Activity
Filter the entries for lines with the word "Spores".

Given entries
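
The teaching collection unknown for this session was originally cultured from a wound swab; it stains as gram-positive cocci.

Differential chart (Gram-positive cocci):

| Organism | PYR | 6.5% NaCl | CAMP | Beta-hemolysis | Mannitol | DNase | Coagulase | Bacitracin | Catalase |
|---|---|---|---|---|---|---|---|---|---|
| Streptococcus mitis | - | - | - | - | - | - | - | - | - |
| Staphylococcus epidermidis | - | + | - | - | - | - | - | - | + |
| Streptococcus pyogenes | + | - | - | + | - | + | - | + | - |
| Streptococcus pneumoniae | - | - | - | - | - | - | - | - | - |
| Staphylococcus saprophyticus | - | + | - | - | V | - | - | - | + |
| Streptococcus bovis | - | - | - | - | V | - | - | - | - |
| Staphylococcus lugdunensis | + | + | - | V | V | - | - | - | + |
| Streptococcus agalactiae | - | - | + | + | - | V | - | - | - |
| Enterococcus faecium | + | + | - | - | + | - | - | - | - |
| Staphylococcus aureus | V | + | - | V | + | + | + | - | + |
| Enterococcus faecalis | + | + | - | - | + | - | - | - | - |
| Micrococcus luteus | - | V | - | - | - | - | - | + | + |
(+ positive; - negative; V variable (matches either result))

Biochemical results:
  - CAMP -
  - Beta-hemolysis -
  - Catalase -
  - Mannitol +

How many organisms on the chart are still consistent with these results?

CAMP -: excludes Streptococcus agalactiae — 11 left.
Mannitol +: excludes 5 organisms — 6 left.
Beta-hemolysis -: all 6 remaining candidates are consistent.
Catalase -: excludes Staphylococcus saprophyticus, Staphylococcus lugdunensis, Staphylococcus aureus — 3 left.
Still consistent: Enterococcus faecalis, Enterococcus faecium, Streptococcus bovis.

3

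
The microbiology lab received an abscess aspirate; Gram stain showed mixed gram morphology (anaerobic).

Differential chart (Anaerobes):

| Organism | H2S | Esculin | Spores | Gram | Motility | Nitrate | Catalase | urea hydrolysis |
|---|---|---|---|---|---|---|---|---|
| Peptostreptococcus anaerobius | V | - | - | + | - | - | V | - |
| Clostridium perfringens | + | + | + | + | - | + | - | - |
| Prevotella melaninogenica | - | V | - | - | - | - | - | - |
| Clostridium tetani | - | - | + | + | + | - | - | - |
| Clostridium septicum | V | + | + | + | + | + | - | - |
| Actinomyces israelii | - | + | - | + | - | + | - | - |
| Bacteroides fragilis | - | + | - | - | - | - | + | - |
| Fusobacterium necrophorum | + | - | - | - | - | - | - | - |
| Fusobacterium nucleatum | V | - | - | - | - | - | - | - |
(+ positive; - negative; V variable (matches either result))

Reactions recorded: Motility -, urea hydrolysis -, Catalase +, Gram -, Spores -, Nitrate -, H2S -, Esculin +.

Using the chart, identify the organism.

Bacteroides fragilis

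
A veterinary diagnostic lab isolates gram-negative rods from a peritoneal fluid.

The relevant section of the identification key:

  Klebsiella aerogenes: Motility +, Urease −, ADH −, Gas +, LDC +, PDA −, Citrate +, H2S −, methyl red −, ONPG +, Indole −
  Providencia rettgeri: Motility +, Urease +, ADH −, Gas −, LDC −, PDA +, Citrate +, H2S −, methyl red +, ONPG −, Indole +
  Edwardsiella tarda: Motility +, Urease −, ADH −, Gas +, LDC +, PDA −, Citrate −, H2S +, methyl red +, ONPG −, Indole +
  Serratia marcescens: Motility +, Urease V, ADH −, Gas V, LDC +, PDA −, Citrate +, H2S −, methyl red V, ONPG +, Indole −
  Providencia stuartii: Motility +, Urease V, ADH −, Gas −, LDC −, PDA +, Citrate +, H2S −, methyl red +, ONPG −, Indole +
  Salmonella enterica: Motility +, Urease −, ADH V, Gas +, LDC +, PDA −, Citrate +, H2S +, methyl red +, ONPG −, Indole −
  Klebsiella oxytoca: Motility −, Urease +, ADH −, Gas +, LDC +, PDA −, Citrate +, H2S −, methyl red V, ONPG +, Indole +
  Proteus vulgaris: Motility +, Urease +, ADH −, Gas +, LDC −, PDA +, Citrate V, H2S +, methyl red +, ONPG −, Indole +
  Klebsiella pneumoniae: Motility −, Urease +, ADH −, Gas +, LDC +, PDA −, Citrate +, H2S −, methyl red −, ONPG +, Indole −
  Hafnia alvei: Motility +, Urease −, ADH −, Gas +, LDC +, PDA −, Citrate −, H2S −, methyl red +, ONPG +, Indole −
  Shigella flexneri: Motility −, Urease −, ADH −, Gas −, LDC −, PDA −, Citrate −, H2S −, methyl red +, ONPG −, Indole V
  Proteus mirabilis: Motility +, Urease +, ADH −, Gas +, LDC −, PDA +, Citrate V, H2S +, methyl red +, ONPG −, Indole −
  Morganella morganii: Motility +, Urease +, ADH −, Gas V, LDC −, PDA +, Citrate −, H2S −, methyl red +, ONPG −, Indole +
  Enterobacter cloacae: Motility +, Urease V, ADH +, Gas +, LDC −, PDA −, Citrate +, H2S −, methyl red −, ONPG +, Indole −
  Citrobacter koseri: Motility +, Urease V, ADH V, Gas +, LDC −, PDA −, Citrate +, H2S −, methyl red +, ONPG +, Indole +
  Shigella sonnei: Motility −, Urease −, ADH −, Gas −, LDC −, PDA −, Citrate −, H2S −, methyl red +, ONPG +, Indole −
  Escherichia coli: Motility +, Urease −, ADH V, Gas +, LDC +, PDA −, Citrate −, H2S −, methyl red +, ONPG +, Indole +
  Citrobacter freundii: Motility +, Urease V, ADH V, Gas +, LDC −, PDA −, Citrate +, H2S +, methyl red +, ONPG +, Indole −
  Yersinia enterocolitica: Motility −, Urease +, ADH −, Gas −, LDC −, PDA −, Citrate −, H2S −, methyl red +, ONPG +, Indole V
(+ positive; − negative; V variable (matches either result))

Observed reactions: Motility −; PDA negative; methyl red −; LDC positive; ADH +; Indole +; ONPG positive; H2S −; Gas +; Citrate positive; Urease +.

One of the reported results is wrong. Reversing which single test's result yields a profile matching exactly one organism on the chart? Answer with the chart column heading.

ADH

As reported, no row in the chart matches all 11 reactions.
Reversing Indole → still no organism matches.
Reversing Urease → still no organism matches.
Reversing Gas → still no organism matches.
Reversing ADH (to −) → unique match: Klebsiella oxytoca.
Reversing LDC → still no organism matches.
Reversing Motility → still no organism matches.
Reversing Citrate → still no organism matches.
Reversing ONPG → still no organism matches.
Reversing PDA → still no organism matches.
Reversing methyl red → still no organism matches.
Reversing H2S → still no organism matches.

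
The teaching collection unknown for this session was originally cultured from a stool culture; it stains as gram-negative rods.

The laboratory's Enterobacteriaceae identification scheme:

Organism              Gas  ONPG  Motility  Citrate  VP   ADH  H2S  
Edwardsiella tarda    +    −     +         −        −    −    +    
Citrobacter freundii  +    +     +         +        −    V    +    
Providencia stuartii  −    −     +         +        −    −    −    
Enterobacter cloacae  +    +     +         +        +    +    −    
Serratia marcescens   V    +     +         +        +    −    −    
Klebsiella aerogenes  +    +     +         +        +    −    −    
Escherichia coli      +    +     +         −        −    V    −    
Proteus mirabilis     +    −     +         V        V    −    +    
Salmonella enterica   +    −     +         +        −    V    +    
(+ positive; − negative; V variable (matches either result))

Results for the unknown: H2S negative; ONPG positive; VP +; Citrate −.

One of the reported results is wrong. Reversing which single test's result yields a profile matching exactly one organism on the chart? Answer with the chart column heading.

VP

As reported, no row in the chart matches all 4 reactions.
Reversing ONPG → still no organism matches.
Reversing H2S → still no organism matches.
Reversing VP (to −) → unique match: Escherichia coli.
Reversing Citrate → 3 organisms match (not unique).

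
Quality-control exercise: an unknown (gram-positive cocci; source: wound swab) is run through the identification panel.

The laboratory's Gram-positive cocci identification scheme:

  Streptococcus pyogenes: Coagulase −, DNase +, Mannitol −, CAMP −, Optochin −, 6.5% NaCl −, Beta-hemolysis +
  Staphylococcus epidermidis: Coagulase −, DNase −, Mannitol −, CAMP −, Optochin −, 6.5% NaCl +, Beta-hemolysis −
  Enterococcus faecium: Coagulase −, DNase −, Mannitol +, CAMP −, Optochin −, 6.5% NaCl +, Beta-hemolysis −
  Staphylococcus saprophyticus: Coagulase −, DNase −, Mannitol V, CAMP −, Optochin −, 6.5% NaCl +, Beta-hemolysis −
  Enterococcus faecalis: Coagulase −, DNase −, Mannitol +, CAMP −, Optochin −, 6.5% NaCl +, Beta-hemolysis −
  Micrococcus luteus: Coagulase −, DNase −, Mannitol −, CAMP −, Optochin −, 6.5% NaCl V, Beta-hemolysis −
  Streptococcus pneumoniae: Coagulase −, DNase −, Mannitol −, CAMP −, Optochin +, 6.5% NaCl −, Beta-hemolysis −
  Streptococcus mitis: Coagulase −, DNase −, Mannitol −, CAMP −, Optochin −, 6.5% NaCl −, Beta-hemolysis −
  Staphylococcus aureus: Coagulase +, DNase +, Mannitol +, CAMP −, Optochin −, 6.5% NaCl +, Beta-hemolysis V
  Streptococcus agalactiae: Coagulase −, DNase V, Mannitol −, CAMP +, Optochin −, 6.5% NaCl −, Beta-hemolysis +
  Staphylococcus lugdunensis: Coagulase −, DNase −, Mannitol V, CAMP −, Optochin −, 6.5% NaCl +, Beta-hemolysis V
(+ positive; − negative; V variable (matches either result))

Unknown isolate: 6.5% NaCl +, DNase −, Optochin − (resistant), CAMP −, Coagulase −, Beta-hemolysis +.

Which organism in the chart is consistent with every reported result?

Staphylococcus lugdunensis

DNase −: excludes Streptococcus pyogenes, Staphylococcus aureus — 9 left.
Coagulase −: all 9 remaining candidates are consistent.
Optochin −: excludes Streptococcus pneumoniae — 8 left.
Beta-hemolysis +: excludes 6 organisms — 2 left.
6.5% NaCl +: excludes Streptococcus agalactiae — 1 left.
CAMP −: the one remaining candidate is consistent.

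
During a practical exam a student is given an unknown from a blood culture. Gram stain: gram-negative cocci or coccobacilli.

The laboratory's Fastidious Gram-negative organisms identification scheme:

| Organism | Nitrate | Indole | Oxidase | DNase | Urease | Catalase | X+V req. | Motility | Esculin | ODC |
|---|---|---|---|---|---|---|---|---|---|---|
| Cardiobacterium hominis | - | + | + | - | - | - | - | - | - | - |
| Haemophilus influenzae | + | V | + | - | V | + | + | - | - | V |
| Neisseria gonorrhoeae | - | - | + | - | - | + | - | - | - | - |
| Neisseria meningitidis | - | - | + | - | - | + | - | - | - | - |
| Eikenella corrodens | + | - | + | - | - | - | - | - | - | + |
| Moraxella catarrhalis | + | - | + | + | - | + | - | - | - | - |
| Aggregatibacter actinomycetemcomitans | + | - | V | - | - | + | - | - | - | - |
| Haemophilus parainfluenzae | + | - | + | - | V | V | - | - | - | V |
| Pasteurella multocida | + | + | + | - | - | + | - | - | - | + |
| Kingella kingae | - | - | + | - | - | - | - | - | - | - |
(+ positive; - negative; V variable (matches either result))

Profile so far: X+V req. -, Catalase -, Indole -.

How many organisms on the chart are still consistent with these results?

X+V req. -: excludes Haemophilus influenzae — 9 left.
Indole -: excludes Cardiobacterium hominis, Pasteurella multocida — 7 left.
Catalase -: excludes Neisseria gonorrhoeae, Neisseria meningitidis, Moraxella catarrhalis, Aggregatibacter actinomycetemcomitans — 3 left.
Still consistent: Eikenella corrodens, Haemophilus parainfluenzae, Kingella kingae.

3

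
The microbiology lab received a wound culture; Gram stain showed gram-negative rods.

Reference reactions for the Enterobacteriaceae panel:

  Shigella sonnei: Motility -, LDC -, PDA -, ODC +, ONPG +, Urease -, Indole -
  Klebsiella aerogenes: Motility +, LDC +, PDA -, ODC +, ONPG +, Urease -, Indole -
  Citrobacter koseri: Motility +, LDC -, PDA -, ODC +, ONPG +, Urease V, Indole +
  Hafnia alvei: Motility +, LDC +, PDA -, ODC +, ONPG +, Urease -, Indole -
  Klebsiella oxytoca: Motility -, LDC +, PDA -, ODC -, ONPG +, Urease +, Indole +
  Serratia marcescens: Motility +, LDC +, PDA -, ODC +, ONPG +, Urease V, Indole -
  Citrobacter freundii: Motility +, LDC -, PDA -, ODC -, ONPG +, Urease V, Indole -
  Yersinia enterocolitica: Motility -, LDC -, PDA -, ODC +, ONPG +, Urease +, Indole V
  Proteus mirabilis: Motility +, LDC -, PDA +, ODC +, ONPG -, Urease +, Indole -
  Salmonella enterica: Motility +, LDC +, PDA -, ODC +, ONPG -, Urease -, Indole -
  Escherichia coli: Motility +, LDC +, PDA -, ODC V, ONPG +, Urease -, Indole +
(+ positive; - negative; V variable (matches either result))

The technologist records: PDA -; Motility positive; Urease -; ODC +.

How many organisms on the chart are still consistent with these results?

Urease -: excludes Klebsiella oxytoca, Yersinia enterocolitica, Proteus mirabilis — 8 left.
PDA -: all 8 remaining candidates are consistent.
Motility +: excludes Shigella sonnei — 7 left.
ODC +: excludes Citrobacter freundii — 6 left.
Still consistent: Citrobacter koseri, Escherichia coli, Hafnia alvei, Klebsiella aerogenes, Salmonella enterica, Serratia marcescens.

6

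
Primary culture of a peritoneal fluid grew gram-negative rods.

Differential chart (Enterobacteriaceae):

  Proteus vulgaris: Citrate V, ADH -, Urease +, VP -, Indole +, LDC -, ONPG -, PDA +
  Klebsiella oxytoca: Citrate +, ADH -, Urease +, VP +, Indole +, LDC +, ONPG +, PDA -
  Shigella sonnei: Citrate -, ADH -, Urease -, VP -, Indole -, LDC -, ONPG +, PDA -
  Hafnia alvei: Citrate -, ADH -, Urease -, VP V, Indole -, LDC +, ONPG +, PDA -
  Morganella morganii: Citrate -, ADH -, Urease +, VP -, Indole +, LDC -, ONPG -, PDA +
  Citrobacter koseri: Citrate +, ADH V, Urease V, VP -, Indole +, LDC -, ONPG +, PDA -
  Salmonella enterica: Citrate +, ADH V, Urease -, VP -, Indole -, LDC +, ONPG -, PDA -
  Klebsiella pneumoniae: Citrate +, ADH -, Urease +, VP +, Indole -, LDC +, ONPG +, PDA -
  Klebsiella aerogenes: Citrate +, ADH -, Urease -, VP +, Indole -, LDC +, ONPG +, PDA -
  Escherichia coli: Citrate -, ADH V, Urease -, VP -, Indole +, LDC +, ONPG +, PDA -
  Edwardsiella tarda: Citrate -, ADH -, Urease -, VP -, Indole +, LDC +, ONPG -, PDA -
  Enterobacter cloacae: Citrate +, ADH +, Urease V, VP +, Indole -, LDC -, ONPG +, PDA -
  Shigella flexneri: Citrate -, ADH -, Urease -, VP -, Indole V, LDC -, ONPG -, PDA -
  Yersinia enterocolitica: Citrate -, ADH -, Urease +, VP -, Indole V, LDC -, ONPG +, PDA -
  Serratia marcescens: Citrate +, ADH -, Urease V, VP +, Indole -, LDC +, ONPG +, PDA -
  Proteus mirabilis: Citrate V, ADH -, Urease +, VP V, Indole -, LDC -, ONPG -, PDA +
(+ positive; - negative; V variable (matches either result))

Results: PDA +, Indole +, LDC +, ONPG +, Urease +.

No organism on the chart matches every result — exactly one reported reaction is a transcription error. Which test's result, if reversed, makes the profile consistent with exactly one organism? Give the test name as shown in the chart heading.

PDA

As reported, no row in the chart matches all 5 reactions.
Reversing ONPG → still no organism matches.
Reversing Urease → still no organism matches.
Reversing LDC → still no organism matches.
Reversing Indole → still no organism matches.
Reversing PDA (to -) → unique match: Klebsiella oxytoca.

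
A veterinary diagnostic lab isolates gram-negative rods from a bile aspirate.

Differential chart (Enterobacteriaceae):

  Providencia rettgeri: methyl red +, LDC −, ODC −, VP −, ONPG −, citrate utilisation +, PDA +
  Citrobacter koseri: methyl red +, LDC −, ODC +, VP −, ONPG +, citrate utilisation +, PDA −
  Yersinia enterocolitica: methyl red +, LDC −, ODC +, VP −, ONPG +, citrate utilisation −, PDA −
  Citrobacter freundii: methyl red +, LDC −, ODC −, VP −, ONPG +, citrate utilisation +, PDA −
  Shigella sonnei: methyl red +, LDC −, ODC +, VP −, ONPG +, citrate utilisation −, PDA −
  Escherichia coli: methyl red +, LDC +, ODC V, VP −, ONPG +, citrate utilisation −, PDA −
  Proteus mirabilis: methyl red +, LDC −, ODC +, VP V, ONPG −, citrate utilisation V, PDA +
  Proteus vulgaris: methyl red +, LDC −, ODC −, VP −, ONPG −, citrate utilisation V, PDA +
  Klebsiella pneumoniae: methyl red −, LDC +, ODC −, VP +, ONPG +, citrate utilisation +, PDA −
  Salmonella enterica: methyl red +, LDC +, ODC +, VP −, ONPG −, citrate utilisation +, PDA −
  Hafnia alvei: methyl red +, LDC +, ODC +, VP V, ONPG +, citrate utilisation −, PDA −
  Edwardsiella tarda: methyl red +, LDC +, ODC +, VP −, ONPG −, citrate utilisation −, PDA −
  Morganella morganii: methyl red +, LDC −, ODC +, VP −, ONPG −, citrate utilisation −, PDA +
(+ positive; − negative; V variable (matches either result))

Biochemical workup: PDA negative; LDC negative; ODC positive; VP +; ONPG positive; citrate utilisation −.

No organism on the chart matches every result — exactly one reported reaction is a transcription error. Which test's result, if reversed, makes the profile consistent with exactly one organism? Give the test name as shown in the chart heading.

LDC

As reported, no row in the chart matches all 6 reactions.
Reversing ONPG → still no organism matches.
Reversing LDC (to +) → unique match: Hafnia alvei.
Reversing PDA → still no organism matches.
Reversing VP → 2 organisms match (not unique).
Reversing ODC → still no organism matches.
Reversing citrate utilisation → still no organism matches.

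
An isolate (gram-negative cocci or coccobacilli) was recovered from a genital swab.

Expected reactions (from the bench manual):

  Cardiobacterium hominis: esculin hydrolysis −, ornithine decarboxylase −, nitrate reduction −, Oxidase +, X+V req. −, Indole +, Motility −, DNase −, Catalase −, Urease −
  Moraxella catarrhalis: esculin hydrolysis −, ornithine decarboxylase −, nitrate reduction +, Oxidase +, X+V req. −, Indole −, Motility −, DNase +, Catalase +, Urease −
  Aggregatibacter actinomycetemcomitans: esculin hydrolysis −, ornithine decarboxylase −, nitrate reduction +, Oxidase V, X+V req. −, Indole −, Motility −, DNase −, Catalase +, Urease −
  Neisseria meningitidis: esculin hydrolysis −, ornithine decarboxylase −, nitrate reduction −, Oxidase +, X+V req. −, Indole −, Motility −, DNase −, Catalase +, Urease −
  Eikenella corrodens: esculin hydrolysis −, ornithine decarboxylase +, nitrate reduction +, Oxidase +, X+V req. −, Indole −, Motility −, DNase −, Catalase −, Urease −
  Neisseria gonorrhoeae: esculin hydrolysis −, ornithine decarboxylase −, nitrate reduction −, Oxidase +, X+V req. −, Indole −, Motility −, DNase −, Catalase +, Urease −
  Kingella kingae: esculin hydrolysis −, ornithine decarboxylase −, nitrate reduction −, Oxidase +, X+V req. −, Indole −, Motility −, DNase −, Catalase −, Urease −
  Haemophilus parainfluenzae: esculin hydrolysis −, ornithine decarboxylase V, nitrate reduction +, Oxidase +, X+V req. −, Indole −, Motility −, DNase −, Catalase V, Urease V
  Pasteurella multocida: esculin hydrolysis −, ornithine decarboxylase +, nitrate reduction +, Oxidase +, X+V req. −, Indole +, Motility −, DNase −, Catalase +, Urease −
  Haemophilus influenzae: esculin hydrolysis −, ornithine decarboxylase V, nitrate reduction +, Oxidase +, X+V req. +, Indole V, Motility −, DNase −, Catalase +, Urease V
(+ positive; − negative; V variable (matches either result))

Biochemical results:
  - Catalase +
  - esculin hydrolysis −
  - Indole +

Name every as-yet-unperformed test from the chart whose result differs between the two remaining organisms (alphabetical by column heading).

X+V req.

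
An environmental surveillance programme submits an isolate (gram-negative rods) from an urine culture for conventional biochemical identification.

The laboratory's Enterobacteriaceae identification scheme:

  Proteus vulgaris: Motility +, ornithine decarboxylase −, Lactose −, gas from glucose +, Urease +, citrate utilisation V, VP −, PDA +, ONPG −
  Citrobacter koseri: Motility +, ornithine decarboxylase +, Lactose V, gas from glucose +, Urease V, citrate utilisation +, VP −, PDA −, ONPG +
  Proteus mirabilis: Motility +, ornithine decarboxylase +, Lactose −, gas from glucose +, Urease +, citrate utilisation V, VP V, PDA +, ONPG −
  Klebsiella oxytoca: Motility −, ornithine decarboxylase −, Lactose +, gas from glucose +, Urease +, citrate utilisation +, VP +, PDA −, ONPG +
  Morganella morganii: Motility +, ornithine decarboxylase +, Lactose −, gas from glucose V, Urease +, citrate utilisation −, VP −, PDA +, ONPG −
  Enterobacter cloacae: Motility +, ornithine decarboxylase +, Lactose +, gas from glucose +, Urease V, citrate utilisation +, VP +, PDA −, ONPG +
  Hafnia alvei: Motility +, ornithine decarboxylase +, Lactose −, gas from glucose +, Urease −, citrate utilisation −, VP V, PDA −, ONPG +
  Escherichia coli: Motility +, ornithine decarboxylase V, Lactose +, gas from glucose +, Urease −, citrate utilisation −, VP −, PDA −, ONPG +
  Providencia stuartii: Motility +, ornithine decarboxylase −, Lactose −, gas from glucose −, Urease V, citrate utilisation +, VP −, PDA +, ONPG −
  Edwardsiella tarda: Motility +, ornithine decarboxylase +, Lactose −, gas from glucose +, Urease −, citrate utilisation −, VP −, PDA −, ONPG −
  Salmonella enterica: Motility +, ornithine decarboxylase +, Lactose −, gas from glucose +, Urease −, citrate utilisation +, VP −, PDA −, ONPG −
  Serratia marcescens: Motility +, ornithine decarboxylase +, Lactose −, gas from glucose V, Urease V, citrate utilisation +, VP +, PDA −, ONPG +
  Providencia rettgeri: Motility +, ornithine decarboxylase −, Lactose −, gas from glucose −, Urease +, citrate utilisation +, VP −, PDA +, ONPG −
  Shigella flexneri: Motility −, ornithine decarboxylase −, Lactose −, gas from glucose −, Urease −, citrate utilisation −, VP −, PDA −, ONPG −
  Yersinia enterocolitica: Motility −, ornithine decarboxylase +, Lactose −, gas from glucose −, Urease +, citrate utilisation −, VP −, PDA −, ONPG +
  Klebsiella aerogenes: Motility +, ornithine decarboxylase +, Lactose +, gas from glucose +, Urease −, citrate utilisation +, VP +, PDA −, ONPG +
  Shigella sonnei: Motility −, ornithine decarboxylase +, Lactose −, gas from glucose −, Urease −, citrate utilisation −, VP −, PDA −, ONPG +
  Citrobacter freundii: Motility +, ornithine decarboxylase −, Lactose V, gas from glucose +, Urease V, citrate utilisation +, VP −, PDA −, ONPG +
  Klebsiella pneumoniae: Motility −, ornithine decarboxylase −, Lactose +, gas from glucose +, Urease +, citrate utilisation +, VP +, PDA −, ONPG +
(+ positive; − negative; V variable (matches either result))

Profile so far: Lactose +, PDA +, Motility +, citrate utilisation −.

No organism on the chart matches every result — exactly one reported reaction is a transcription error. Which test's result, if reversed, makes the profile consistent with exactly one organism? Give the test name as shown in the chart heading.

PDA

As reported, no row in the chart matches all 4 reactions.
Reversing PDA (to −) → unique match: Escherichia coli.
Reversing Lactose → 3 organisms match (not unique).
Reversing Motility → still no organism matches.
Reversing citrate utilisation → still no organism matches.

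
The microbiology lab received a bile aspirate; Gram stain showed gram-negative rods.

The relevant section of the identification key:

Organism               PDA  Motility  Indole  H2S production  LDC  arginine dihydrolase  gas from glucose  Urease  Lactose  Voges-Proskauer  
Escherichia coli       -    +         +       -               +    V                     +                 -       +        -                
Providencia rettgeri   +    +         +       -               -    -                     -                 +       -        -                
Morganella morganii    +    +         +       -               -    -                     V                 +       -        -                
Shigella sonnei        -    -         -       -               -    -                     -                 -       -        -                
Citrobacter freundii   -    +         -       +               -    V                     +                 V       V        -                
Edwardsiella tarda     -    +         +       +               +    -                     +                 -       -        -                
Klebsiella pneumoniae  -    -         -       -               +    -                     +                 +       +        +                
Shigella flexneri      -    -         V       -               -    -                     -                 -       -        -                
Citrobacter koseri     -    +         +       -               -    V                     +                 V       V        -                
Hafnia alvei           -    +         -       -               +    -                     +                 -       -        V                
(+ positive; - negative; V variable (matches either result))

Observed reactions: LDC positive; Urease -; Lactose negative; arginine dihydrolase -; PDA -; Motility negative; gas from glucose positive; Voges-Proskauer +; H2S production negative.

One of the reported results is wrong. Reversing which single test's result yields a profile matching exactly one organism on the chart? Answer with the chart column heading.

Motility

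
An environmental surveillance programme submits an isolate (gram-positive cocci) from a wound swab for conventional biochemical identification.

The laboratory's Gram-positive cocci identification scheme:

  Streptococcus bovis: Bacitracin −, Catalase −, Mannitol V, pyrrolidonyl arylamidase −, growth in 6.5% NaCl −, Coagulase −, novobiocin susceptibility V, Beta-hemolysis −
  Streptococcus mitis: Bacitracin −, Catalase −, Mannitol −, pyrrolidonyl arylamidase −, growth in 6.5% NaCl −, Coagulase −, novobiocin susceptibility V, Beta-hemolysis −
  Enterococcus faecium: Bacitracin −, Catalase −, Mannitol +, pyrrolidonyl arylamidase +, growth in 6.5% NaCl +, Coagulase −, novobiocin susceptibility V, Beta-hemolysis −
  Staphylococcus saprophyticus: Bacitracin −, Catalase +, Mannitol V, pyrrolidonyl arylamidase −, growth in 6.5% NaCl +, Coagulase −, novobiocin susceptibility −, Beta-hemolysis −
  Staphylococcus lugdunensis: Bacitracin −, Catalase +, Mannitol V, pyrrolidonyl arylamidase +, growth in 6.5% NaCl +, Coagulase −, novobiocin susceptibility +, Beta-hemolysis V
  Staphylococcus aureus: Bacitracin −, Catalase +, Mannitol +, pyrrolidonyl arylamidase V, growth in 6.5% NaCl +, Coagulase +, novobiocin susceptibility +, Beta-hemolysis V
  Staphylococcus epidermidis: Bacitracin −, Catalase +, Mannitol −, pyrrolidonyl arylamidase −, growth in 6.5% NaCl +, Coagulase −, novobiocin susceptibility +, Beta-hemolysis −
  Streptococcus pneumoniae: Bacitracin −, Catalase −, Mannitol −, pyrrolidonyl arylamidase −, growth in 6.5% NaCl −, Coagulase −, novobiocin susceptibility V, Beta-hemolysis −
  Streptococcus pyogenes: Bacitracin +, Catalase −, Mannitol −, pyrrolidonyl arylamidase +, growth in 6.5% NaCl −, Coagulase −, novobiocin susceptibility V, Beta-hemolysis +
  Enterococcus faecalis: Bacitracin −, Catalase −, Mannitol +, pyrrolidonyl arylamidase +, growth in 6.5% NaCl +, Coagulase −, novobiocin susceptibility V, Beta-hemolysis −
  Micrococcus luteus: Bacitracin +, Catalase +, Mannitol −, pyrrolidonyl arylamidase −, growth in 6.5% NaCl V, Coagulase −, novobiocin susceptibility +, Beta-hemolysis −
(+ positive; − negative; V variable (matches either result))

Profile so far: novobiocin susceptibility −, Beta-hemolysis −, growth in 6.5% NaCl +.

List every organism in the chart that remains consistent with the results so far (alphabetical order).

growth in 6.5% NaCl +: excludes Streptococcus bovis, Streptococcus mitis, Streptococcus pneumoniae, Streptococcus pyogenes — 7 left.
Beta-hemolysis −: all 7 remaining candidates are consistent.
novobiocin susceptibility −: excludes Staphylococcus lugdunensis, Staphylococcus aureus, Staphylococcus epidermidis, Micrococcus luteus — 3 left.

Enterococcus faecalis, Enterococcus faecium, Staphylococcus saprophyticus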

Output
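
| Organism | H2S | Esculin | Spores | Gram | Motility | Nitrate | Catalase | urea hydrolysis |
Reactions recorded: Motility -, urea hydrolysis -, Catalase +, Gram -, Spores -, Nitrate -, H2S -, Esculin +.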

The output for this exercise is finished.